- Opening Delimiter -
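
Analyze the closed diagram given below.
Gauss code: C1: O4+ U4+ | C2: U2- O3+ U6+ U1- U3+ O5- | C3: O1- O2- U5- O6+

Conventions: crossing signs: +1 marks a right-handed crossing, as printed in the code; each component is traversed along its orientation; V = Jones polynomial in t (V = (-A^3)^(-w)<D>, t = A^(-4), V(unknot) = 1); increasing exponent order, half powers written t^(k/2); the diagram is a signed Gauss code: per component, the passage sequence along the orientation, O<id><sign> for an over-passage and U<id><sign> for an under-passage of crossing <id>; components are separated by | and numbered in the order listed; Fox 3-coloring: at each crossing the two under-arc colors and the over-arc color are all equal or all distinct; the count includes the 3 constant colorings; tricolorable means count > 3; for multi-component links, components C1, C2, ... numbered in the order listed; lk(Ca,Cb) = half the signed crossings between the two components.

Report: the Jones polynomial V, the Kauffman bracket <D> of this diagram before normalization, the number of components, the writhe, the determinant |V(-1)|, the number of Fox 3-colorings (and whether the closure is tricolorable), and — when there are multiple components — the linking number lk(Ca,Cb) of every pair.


Jones polynomial: V(t) = t^-3 + t^-2 + t^-1 + 1
<D> = 1 + A^4 + A^8 + A^12; writhe 0
components 3, writhe 0 (6 crossings)
linking number lk(C1,C2) = 0
lk(C1,C3): 0
lk(C2,C3) = -1
3-colorings: 9 of 3^6, det 0 — tricolorable
note: |V(-1)| = 0: so tricolorable, since 3 divides 0


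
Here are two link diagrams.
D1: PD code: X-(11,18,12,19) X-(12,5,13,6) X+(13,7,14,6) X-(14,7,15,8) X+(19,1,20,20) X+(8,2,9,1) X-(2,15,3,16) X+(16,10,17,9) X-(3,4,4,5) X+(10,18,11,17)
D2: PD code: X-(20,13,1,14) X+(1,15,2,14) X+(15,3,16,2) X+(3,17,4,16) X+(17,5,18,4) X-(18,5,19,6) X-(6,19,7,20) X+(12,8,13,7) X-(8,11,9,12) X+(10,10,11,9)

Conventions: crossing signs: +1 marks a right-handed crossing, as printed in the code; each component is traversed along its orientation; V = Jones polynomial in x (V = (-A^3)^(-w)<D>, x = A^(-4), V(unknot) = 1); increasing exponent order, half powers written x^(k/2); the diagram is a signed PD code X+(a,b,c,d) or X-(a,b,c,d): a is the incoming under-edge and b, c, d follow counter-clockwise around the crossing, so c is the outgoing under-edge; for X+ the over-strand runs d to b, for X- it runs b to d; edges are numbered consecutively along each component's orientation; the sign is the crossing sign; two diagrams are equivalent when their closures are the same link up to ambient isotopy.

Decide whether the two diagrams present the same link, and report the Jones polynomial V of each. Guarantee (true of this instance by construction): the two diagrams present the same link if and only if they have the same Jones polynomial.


same link: no
V(D1) = x^-2 - x^-1 + 1 - x + x^2  [10 crossings, <D> = A^-8 - A^-4 + 1 - A^4 + A^8, w = 0]
D2 (bracket A^6; 10 crossings at w = +2): V = 1
note: V(x) takes 2 values over 2 diagrams, fixing the grouping


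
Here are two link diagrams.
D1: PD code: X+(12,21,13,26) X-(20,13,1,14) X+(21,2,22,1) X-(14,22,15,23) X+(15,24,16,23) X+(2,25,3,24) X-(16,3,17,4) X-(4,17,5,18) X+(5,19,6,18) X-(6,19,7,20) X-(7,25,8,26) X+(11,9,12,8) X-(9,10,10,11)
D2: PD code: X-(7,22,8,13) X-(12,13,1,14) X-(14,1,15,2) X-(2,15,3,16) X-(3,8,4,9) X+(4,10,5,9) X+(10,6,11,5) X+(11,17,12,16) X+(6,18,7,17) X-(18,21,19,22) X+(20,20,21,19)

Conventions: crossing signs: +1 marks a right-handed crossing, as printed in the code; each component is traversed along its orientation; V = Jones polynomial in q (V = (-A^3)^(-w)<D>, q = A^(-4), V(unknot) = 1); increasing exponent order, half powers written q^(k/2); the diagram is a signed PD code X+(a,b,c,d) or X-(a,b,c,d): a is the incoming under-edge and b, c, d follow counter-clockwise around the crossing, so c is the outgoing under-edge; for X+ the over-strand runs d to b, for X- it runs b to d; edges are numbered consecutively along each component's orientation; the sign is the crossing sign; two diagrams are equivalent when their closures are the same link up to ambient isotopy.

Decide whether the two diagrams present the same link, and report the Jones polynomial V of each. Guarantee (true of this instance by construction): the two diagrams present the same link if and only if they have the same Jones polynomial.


same link: no
V(D1) = q^(-7/2) - q^(-5/2) + q^(-3/2) - 2q^(-1/2) - q^(3/2)  [13 crossings, <D> = A^-9 + 2A^-1 - A^3 + A^7 - A^11, w = -1]
D2 (bracket A^-1 + A^7; 11 crossings at w = -1): V = -q^(-5/2) - q^(-1/2)
note: 2 classes among 2 diagrams; unequal V(q) rules out equality


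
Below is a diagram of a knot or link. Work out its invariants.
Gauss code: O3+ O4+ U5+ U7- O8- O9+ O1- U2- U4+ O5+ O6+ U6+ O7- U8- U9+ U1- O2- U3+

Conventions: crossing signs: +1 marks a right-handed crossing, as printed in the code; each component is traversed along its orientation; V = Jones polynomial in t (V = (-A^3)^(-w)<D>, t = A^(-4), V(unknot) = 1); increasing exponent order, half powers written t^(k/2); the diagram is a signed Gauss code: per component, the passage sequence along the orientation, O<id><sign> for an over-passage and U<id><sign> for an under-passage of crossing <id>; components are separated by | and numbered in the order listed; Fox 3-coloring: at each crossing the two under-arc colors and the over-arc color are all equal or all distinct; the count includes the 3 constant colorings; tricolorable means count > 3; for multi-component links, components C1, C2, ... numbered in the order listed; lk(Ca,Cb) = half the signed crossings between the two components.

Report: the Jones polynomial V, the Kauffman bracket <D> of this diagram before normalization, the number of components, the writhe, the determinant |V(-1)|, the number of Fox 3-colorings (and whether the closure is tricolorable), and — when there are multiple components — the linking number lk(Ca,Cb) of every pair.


Jones polynomial: V(t) = 1
<D> = -A^3; writhe +1
components 1, writhe +1 (9 crossings)
3-colorings: 3 of 3^9, det 1 — not tricolorable
note: det 1 = |V(-1)|; not divisible by 3, so not tricolorable


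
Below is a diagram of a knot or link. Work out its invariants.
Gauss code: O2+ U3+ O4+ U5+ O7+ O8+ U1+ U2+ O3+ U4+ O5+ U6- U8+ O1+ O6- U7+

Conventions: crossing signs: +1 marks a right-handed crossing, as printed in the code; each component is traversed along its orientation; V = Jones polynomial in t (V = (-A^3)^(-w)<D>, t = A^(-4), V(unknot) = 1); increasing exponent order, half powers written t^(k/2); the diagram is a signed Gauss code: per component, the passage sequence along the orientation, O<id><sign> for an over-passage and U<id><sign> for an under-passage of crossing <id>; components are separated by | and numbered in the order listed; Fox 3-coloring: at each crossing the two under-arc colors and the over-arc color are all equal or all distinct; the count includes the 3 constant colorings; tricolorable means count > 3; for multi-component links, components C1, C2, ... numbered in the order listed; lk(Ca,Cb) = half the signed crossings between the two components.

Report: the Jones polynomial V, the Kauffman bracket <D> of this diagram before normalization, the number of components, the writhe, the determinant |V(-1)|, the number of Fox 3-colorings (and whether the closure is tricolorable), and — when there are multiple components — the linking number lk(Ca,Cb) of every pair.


Jones polynomial: V(t) = t^2 - t^3 + 2t^4 - 2t^5 + 3t^6 - 2t^7 + t^8 - t^9
<D> = -A^-18 + A^-14 - 2A^-10 + 3A^-6 - 2A^-2 + 2A^2 - A^6 + A^10; writhe +6
components 1, writhe +6 (8 crossings)
3-colorings: 3 of 3^8, det 13 — not tricolorable
note: w = +6 (over 8 crossings) is diagram-only; (-A^3)^(-6) removes it from V


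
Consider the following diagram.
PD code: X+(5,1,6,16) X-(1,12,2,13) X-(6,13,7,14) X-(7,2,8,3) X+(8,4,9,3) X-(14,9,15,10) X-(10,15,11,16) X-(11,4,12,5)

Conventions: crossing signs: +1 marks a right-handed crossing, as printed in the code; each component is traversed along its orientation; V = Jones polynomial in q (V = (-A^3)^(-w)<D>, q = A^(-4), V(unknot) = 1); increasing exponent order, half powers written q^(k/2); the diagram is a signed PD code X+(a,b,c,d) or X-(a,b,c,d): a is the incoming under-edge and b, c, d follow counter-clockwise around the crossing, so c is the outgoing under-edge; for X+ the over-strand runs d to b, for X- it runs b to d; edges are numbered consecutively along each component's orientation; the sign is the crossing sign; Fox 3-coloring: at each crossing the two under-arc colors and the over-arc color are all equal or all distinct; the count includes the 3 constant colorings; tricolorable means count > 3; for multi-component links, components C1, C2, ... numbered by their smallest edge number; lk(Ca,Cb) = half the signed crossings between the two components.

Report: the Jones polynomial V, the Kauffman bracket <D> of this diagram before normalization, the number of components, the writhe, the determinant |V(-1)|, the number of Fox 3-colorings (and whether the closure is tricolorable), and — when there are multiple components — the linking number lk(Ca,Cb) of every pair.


Jones polynomial: V(q) = -q^-6 + q^-5 - q^-4 + 2q^-3 - q^-2 + q^-1
<D> = A^-8 - A^-4 + 2 - A^4 + A^8 - A^12; writhe -4
components 1, writhe -4 (8 crossings)
3-colorings: 3 of 3^8, det 7 — not tricolorable
note: w = -4 (over 8 crossings) is diagram-only; (-A^3)^(4) removes it from V


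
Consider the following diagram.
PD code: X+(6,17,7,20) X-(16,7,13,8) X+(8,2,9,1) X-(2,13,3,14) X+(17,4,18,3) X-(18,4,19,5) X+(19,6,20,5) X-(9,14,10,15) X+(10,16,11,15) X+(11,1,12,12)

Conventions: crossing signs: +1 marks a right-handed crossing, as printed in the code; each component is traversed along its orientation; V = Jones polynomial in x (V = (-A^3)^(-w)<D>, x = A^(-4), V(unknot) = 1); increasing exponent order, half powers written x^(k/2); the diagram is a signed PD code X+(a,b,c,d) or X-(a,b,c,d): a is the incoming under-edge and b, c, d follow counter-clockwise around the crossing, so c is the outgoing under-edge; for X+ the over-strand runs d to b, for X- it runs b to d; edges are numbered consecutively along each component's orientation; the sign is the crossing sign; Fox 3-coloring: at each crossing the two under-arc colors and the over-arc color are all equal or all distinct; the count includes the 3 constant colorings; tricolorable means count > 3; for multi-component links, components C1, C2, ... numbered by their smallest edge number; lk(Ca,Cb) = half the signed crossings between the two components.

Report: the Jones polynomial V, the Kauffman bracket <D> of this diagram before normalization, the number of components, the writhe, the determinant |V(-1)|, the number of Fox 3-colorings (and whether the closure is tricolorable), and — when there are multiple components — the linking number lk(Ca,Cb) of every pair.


V = x^-2 + 2 + x^2
<D> = A^-2 + 2A^6 + A^14 (w = +2)
3 components over 10 crossings, w = +2
lk(C1,C2): -1
lk(C1,C3) = +1
linking number lk(C2,C3) = 0
3 Fox colorings among 3^10, |V(-1)| = 4: not tricolorable
why: summing lk over 3 pairs gives 0


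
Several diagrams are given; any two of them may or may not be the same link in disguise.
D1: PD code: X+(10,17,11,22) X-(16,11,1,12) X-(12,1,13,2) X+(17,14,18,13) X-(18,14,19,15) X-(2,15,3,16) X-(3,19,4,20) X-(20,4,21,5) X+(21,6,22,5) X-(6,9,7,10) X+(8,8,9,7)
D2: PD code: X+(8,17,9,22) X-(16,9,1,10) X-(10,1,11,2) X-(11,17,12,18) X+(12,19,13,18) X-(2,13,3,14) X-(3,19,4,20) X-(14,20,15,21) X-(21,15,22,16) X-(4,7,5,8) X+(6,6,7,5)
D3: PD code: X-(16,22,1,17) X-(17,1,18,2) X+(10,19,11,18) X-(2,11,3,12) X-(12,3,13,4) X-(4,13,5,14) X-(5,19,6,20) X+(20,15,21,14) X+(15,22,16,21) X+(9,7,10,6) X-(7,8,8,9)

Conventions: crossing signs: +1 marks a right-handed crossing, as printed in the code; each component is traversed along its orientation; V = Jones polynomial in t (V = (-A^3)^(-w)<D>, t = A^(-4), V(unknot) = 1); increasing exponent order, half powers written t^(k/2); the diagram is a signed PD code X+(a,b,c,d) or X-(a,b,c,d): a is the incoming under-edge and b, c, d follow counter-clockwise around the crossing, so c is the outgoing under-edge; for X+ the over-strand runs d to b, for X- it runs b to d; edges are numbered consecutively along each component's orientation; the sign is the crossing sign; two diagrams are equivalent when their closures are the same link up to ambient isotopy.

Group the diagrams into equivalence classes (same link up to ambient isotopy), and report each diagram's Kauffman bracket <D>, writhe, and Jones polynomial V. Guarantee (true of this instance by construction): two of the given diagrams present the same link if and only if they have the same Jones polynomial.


classes: {D1, D3} | {D2}
V(D1) = t^(-9/2) - t^(-5/2) - t^(-3/2) - t^(-1/2)  [11 crossings, <D> = A^-7 + A^-3 + A - A^9, w = -3]
D2 (bracket A^-9 + 2A^-1 - A^3 + A^7 - A^11; 11 crossings at w = -5): V = t^(-13/2) - t^(-11/2) + t^(-9/2) - 2t^(-7/2) - t^(-3/2)
V(D3) = t^(-9/2) - t^(-5/2) - t^(-3/2) - t^(-1/2)  (w -3, c 11, <D> = A^-7 + A^-3 + A - A^9)
insight: 2 classes among 3 diagrams; unequal V(t) rules out equality


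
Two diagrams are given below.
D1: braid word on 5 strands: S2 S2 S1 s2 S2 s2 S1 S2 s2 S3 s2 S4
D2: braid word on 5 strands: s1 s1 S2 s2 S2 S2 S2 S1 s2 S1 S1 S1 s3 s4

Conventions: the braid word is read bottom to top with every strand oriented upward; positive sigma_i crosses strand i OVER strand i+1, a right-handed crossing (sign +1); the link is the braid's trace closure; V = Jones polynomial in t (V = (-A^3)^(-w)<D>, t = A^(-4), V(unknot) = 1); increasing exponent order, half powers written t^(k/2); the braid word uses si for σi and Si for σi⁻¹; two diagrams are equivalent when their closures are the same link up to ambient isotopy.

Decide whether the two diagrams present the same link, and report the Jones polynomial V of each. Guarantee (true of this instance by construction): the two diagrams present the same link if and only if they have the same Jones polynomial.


equivalent: no
V(D1) = 1  (w -4, c 12, <D> = A^-12)
V(D2) = -t^-6 + t^-5 - t^-4 + 2t^-3 - t^-2 + t^-1  [14 crossings, <D> = A^-2 - A^2 + 2A^6 - A^10 + A^14 - A^18, w = -2]
key observation: 2 classes among 2 diagrams; unequal V(t) rules out equality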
- Closing Delimiter -
What you will do: Read through the lines above and collect those that contain the string "strands".

Task answer:
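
D1: braid word on 5 strands: S2 S2 S1 s2 S2 s2 S1 S2 s2 S3 s2 S4
D2: braid word on 5 strands: s1 s1 S2 s2 S2 S2 S2 S1 s2 S1 S1 S1 s3 s4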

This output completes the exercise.